>>>

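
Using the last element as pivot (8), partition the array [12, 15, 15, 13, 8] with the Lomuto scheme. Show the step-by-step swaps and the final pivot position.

Lomuto partition with pivot = 8:

Initial array: [12, 15, 15, 13, 8]

arr[0]=12 > 8: no swap
arr[1]=15 > 8: no swap
arr[2]=15 > 8: no swap
arr[3]=13 > 8: no swap

Place pivot at position 0: [8, 15, 15, 13, 12]
Pivot position: 0

After partitioning with pivot 8, the array becomes [8, 15, 15, 13, 12]. The pivot is placed at index 0. All elements to the left of the pivot are <= 8, and all elements to the right are > 8.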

<<<

WHAT THE TASK REQUIRES: The expected response is the entire listing, repeated word for word.

ANSWER BOX:
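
Using the last element as pivot (8), partition the array [12, 15, 15, 13, 8] with the Lomuto scheme. Show the step-by-step swaps and the final pivot position.

Lomuto partition with pivot = 8:

Initial array: [12, 15, 15, 13, 8]

arr[0]=12 > 8: no swap
arr[1]=15 > 8: no swap
arr[2]=15 > 8: no swap
arr[3]=13 > 8: no swap

Place pivot at position 0: [8, 15, 15, 13, 12]
Pivot position: 0

After partitioning with pivot 8, the array becomes [8, 15, 15, 13, 12]. The pivot is placed at index 0. All elements to the left of the pivot are <= 8, and all elements to the right are > 8.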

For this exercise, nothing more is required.